Go through the material and copy each line that includes "inverse".

_ _ _ _ _

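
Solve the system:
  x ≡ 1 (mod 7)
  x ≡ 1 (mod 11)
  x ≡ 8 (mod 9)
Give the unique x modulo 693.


Moduli 7, 11, 9 are pairwise coprime; by CRT there is a unique solution modulo M = 7 · 11 · 9 = 693.
Solve pairwise, accumulating the modulus:
  Start with x ≡ 1 (mod 7).
  Combine with x ≡ 1 (mod 11): since gcd(7, 11) = 1, we get a unique residue mod 77.
    Write x = 1 + 7·t and substitute into x ≡ 1 (mod 11): 7·t ≡ 1 − 1 = 0 (mod 11).
    The inverse of 7 mod 11 is 8 (since 7·8 = 56 = 5·11 + 1), so t ≡ 8·0 = 0 ≡ 0 (mod 11).
    Then x = 1 + 7·0 = 1, valid modulo lcm(7, 11) = 77: x ≡ 1 (mod 77).
  Combine with x ≡ 8 (mod 9): since gcd(77, 9) = 1, we get a unique residue mod 693.
    Write x = 1 + 77·t and substitute into x ≡ 8 (mod 9): 77·t ≡ 8 − 1 = 7 (mod 9).
    Reduce coefficients mod 9: 5·t ≡ 7 (mod 9).
    The inverse of 5 mod 9 is 2 (since 5·2 = 10 = 1·9 + 1), so t ≡ 2·7 = 14 ≡ 5 (mod 9).
    Then x = 1 + 77·5 = 386, valid modulo lcm(77, 9) = 693: x ≡ 386 (mod 693).
Verify: 386 mod 7 = 1 ✓, 386 mod 11 = 1 ✓, 386 mod 9 = 8 ✓.

x ≡ 386 (mod 693).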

_ _ _ _ _

Solution to the problem
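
    The inverse of 7 mod 11 is 8 (since 7·8 = 56 = 5·11 + 1), so t ≡ 8·0 = 0 ≡ 0 (mod 11).
    The inverse of 5 mod 9 is 2 (since 5·2 = 10 = 1·9 + 1), so t ≡ 2·7 = 14 ≡ 5 (mod 9).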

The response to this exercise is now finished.